**HOW TO COMPLETE THIS TASK:** Your answer must be an exact transcription of the lines from the line with "Calculate fan BHP" through the final line of the data.
##### DATA LISTING #####
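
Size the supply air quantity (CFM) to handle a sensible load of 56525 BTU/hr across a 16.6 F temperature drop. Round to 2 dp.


CFM = 56525 / (1.08 * 16.6) = 3152.89

3152.89 CFM


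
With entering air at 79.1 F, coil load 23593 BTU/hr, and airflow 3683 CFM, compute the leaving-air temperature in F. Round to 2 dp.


dT = 23593/(1.08*3683) = 5.9314
T_leave = 79.1 - 5.9314 = 73.17 F

73.17 F


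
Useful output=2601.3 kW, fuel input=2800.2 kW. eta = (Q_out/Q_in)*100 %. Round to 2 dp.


eta = (2601.3/2800.2)*100 = 92.90 %

92.90 %


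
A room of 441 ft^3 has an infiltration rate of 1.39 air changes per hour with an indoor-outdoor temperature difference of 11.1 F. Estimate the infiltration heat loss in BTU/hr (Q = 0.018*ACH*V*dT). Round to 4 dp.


Q = 0.018 * 1.39 * 441 * 11.1 = 122.4754 BTU/hr

122.4754 BTU/hr


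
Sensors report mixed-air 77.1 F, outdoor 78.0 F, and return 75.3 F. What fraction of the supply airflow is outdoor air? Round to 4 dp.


frac = (77.1 - 75.3) / (78.0 - 75.3) = 0.6667

0.6667


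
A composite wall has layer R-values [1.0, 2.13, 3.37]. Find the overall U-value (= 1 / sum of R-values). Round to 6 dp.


R_total = 1.0 + 2.13 + 3.37 = 6.50
U = 1/6.50 = 0.153846

0.153846


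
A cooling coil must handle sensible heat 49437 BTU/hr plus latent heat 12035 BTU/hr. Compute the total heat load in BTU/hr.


Qt = 49437 + 12035 = 61472 BTU/hr

61472 BTU/hr


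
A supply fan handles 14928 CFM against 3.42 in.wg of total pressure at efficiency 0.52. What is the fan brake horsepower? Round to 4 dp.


BHP = 14928 * 3.42 / (6356 * 0.52) = 15.4469 hp

15.4469 hp


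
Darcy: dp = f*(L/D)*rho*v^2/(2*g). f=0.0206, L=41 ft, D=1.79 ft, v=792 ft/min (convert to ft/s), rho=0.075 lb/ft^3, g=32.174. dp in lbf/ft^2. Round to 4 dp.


v_fps = 792/60 = 13.2 ft/s
dp = 0.0206*(41/1.79)*0.075*13.2^2/(2*32.174) = 0.0958 lbf/ft^2

0.0958 lbf/ft^2


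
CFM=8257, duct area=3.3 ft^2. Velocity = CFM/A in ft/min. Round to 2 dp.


V = 8257 / 3.3 = 2502.12 ft/min

2502.12 ft/min


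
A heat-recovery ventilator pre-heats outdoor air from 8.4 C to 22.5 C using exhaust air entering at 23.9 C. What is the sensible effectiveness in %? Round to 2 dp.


eff = (22.5-8.4)/(23.9-8.4)*100 = 90.97 %

90.97 %


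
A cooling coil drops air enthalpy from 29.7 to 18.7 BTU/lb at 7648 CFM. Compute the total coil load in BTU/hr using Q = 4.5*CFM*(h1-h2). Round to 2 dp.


Q = 4.5 * 7648 * (29.7 - 18.7) = 378576.00 BTU/hr

378576.00 BTU/hr


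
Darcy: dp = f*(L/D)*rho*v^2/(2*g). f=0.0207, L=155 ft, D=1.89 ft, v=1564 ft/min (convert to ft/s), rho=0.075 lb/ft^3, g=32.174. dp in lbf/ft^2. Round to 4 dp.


v_fps = 1564/60 = 26.0667 ft/s
dp = 0.0207*(155/1.89)*0.075*26.0667^2/(2*32.174) = 1.3444 lbf/ft^2

1.3444 lbf/ft^2


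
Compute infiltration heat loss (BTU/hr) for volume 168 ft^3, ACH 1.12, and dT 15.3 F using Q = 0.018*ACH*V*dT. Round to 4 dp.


Q = 0.018 * 1.12 * 168 * 15.3 = 51.8193 BTU/hr

51.8193 BTU/hr


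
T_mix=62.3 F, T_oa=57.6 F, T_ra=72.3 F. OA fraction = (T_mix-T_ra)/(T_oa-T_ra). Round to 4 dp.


frac = (62.3 - 72.3) / (57.6 - 72.3) = 0.6803

0.6803


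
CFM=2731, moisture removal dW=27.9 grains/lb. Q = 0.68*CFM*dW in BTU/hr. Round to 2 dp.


Q = 0.68 * 2731 * 27.9 = 51812.53 BTU/hr

51812.53 BTU/hr


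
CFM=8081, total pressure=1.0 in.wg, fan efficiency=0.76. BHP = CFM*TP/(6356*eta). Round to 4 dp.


BHP = 8081 * 1.0 / (6356 * 0.76) = 1.6729 hp

1.6729 hp


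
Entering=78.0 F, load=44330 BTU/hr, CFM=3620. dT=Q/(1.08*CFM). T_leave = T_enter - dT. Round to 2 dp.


dT = 44330/(1.08*3620) = 11.3388
T_leave = 78.0 - 11.3388 = 66.66 F

66.66 F


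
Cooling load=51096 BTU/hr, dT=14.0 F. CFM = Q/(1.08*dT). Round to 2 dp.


CFM = 51096 / (1.08 * 14.0) = 3379.37

3379.37 CFM


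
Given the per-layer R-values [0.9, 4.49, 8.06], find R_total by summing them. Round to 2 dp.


R_total = 0.9 + 4.49 + 8.06 = 13.45

13.45


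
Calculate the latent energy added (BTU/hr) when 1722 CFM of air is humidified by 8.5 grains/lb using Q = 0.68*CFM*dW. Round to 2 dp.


Q = 0.68 * 1722 * 8.5 = 9953.16 BTU/hr

9953.16 BTU/hr


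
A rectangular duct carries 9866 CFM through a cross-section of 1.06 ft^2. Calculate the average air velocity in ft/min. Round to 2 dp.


V = 9866 / 1.06 = 9307.55 ft/min

9307.55 ft/min


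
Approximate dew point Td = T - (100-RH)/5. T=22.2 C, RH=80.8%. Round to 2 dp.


Td = 22.2 - (100-80.8)/5 = 18.36 C

18.36 C


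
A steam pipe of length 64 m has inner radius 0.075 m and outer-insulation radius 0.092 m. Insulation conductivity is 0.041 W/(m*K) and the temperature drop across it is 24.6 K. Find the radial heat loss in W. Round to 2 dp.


Q = 2*pi*0.041*64*24.6/ln(0.092/0.075) = 1985.22 W

1985.22 W


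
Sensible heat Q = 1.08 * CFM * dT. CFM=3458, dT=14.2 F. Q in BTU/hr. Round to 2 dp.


Q = 1.08 * 3458 * 14.2 = 53031.89 BTU/hr

53031.89 BTU/hr


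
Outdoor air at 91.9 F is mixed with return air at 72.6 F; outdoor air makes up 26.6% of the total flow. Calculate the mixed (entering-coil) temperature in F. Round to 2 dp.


T_mix = 72.6 + (26.6/100)*(91.9-72.6) = 77.73 F

77.73 F


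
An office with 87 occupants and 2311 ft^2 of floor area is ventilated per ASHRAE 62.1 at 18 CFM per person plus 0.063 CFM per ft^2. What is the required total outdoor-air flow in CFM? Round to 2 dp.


Total = 87*18 + 2311*0.063 = 1711.59 CFM

1711.59 CFM


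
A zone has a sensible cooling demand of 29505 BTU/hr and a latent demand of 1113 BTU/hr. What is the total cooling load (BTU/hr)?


Qt = 29505 + 1113 = 30618 BTU/hr

30618 BTU/hr


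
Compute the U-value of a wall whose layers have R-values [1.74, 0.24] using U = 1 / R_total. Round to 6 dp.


R_total = 1.74 + 0.24 = 1.98
U = 1/1.98 = 0.505051

0.505051


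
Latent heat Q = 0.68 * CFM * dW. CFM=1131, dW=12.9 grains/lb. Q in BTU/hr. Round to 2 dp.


Q = 0.68 * 1131 * 12.9 = 9921.13 BTU/hr

9921.13 BTU/hr


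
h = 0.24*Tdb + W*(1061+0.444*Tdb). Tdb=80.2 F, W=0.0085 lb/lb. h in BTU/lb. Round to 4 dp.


h = 0.24*80.2 + 0.0085*(1061+0.444*80.2) = 28.5692 BTU/lb

28.5692 BTU/lb


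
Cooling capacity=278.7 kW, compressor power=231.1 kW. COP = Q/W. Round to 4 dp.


COP = 278.7 / 231.1 = 1.2060

1.2060


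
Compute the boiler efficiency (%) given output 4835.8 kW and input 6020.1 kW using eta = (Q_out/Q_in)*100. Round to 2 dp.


eta = (4835.8/6020.1)*100 = 80.33 %

80.33 %


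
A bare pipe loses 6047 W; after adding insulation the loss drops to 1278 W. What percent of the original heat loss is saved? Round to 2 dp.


Savings = ((6047-1278)/6047)*100 = 78.87 %

78.87 %


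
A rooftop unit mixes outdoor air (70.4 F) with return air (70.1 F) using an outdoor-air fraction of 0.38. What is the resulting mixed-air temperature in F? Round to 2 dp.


T_mix = 0.38*70.4 + 0.62*70.1 = 70.21 F

70.21 F


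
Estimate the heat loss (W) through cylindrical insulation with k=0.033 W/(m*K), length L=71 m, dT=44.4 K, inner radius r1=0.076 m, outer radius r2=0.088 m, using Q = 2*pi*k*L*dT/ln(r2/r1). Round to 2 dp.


Q = 2*pi*0.033*71*44.4/ln(0.088/0.076) = 4458.52 W

4458.52 W


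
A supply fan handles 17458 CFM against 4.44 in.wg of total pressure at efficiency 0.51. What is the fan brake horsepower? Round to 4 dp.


BHP = 17458 * 4.44 / (6356 * 0.51) = 23.9124 hp

23.9124 hp


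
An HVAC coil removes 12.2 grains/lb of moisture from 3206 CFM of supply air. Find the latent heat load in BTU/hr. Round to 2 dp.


Q = 0.68 * 3206 * 12.2 = 26596.98 BTU/hr

26596.98 BTU/hr


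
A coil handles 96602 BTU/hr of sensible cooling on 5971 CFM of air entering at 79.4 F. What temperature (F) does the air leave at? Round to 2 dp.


dT = 96602/(1.08*5971) = 14.9801
T_leave = 79.4 - 14.9801 = 64.42 F

64.42 F


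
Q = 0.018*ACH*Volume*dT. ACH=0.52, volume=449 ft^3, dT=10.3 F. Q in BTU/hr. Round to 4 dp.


Q = 0.018 * 0.52 * 449 * 10.3 = 43.2872 BTU/hr

43.2872 BTU/hr


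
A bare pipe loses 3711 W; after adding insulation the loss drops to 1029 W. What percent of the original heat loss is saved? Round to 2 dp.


Savings = ((3711-1029)/3711)*100 = 72.27 %

72.27 %


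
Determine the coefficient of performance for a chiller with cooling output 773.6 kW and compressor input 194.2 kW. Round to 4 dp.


COP = 773.6 / 194.2 = 3.9835

3.9835


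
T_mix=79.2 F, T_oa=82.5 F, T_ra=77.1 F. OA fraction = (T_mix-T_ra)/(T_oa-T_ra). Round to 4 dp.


frac = (79.2 - 77.1) / (82.5 - 77.1) = 0.3889

0.3889


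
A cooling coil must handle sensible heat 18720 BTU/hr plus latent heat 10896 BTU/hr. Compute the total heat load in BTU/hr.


Qt = 18720 + 10896 = 29616 BTU/hr

29616 BTU/hr


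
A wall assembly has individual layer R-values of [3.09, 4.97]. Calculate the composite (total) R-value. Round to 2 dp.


R_total = 3.09 + 4.97 = 8.06

8.06


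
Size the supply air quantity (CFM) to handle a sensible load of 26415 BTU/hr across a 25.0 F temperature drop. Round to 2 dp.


CFM = 26415 / (1.08 * 25.0) = 978.33

978.33 CFM


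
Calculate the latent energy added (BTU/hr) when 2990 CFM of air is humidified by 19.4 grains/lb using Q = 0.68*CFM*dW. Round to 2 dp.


Q = 0.68 * 2990 * 19.4 = 39444.08 BTU/hr

39444.08 BTU/hr


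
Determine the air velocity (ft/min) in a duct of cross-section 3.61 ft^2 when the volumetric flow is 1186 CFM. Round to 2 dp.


V = 1186 / 3.61 = 328.53 ft/min

328.53 ft/min


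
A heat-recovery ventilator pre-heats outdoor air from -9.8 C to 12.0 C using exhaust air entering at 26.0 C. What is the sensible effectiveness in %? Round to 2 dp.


eff = (12.0-(-9.8))/(26.0-(-9.8))*100 = 60.89 %

60.89 %


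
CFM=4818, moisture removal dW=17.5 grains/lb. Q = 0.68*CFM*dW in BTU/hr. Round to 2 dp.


Q = 0.68 * 4818 * 17.5 = 57334.20 BTU/hr

57334.20 BTU/hr


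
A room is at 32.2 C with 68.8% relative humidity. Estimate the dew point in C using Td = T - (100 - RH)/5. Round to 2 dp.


Td = 32.2 - (100-68.8)/5 = 25.96 C

25.96 C


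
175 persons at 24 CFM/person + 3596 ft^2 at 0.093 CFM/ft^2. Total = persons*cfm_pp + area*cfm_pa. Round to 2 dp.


Total = 175*24 + 3596*0.093 = 4534.43 CFM

4534.43 CFM


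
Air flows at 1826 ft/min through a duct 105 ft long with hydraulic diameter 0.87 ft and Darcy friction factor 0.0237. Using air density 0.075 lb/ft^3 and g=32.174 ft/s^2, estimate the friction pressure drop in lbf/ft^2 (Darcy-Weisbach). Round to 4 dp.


v_fps = 1826/60 = 30.4333 ft/s
dp = 0.0237*(105/0.87)*0.075*30.4333^2/(2*32.174) = 3.0878 lbf/ft^2

3.0878 lbf/ft^2


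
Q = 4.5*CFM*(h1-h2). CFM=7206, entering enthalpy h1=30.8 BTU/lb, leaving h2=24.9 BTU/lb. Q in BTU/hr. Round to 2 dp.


Q = 4.5 * 7206 * (30.8 - 24.9) = 191319.30 BTU/hr

191319.30 BTU/hr


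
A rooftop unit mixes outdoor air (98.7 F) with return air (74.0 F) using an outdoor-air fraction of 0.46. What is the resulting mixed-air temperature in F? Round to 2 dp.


T_mix = 0.46*98.7 + 0.54*74.0 = 85.36 F

85.36 F


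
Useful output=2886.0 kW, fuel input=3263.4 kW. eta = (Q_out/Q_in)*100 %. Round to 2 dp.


eta = (2886.0/3263.4)*100 = 88.44 %

88.44 %


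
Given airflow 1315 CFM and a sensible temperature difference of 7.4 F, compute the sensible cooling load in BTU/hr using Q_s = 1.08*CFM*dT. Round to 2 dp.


Q = 1.08 * 1315 * 7.4 = 10509.48 BTU/hr

10509.48 BTU/hr


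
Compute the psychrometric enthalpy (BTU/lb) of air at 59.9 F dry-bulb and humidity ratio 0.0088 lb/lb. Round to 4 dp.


h = 0.24*59.9 + 0.0088*(1061+0.444*59.9) = 23.9468 BTU/lb

23.9468 BTU/lb


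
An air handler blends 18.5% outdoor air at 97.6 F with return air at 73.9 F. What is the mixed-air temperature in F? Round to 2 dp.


T_mix = 73.9 + (18.5/100)*(97.6-73.9) = 78.28 F

78.28 F


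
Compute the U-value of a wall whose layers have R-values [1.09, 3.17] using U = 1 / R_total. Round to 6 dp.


R_total = 1.09 + 3.17 = 4.26
U = 1/4.26 = 0.234742

0.234742


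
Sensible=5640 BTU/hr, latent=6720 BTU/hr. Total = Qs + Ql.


Qt = 5640 + 6720 = 12360 BTU/hr

12360 BTU/hr


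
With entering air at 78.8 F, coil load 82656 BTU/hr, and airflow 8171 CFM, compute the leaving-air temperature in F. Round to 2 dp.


dT = 82656/(1.08*8171) = 9.3665
T_leave = 78.8 - 9.3665 = 69.43 F

69.43 F


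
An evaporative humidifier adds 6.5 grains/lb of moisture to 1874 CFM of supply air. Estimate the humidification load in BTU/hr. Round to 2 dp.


Q = 0.68 * 1874 * 6.5 = 8283.08 BTU/hr

8283.08 BTU/hr


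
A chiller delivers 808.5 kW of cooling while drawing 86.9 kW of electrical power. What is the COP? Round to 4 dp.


COP = 808.5 / 86.9 = 9.3038

9.3038


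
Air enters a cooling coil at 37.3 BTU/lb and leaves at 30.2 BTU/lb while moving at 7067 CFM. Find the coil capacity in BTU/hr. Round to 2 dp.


Q = 4.5 * 7067 * (37.3 - 30.2) = 225790.65 BTU/hr

225790.65 BTU/hr


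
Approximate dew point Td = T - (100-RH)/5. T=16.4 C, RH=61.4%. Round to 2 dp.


Td = 16.4 - (100-61.4)/5 = 8.68 C

8.68 C


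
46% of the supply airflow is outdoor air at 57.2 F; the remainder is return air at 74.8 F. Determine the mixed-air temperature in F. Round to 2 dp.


T_mix = 0.46*57.2 + 0.54*74.8 = 66.70 F

66.70 F


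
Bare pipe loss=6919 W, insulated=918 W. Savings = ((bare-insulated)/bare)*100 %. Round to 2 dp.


Savings = ((6919-918)/6919)*100 = 86.73 %

86.73 %


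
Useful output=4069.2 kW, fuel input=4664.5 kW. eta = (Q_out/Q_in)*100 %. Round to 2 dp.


eta = (4069.2/4664.5)*100 = 87.24 %

87.24 %


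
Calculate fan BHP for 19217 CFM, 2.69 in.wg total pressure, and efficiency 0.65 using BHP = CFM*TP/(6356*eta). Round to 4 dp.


BHP = 19217 * 2.69 / (6356 * 0.65) = 12.5124 hp

12.5124 hp


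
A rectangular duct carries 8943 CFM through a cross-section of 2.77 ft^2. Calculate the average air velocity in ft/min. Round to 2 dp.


V = 8943 / 2.77 = 3228.52 ft/min

3228.52 ft/min


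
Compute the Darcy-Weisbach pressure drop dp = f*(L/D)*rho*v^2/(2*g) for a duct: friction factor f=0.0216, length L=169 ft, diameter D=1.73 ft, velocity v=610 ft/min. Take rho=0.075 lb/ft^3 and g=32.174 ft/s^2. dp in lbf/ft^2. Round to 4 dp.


v_fps = 610/60 = 10.1667 ft/s
dp = 0.0216*(169/1.73)*0.075*10.1667^2/(2*32.174) = 0.2542 lbf/ft^2

0.2542 lbf/ft^2


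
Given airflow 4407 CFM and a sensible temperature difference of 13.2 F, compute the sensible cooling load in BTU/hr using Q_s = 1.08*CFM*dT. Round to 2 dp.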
#####
**ANSWER SECTION:**
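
Calculate fan BHP for 19217 CFM, 2.69 in.wg total pressure, and efficiency 0.65 using BHP = CFM*TP/(6356*eta). Round to 4 dp.


BHP = 19217 * 2.69 / (6356 * 0.65) = 12.5124 hp

12.5124 hp


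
A rectangular duct carries 8943 CFM through a cross-section of 2.77 ft^2. Calculate the average air velocity in ft/min. Round to 2 dp.


V = 8943 / 2.77 = 3228.52 ft/min

3228.52 ft/min


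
Compute the Darcy-Weisbach pressure drop dp = f*(L/D)*rho*v^2/(2*g) for a duct: friction factor f=0.0216, length L=169 ft, diameter D=1.73 ft, velocity v=610 ft/min. Take rho=0.075 lb/ft^3 and g=32.174 ft/s^2. dp in lbf/ft^2. Round to 4 dp.


v_fps = 610/60 = 10.1667 ft/s
dp = 0.0216*(169/1.73)*0.075*10.1667^2/(2*32.174) = 0.2542 lbf/ft^2

0.2542 lbf/ft^2


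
Given airflow 4407 CFM and a sensible temperature difference of 13.2 F, compute the sensible cooling load in BTU/hr using Q_s = 1.08*CFM*dT. Round to 2 dp.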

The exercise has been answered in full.